#### Goal of the exercise
Every entry must be duplicated precisely as written.

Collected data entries
===
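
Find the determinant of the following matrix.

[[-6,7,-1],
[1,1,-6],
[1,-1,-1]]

The determinant is 9.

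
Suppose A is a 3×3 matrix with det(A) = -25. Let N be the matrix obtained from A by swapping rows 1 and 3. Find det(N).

Swapping two rows multiplies the determinant by −1.
det(N) = (-1)·(-25) = 25

25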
===
#### Result of the exercise
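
Find the determinant of the following matrix.

[[-6,7,-1],
[1,1,-6],
[1,-1,-1]]

The determinant is 9.

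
Suppose A is a 3×3 matrix with det(A) = -25. Let N be the matrix obtained from A by swapping rows 1 and 3. Find det(N).

Swapping two rows multiplies the determinant by −1.
det(N) = (-1)·(-25) = 25

25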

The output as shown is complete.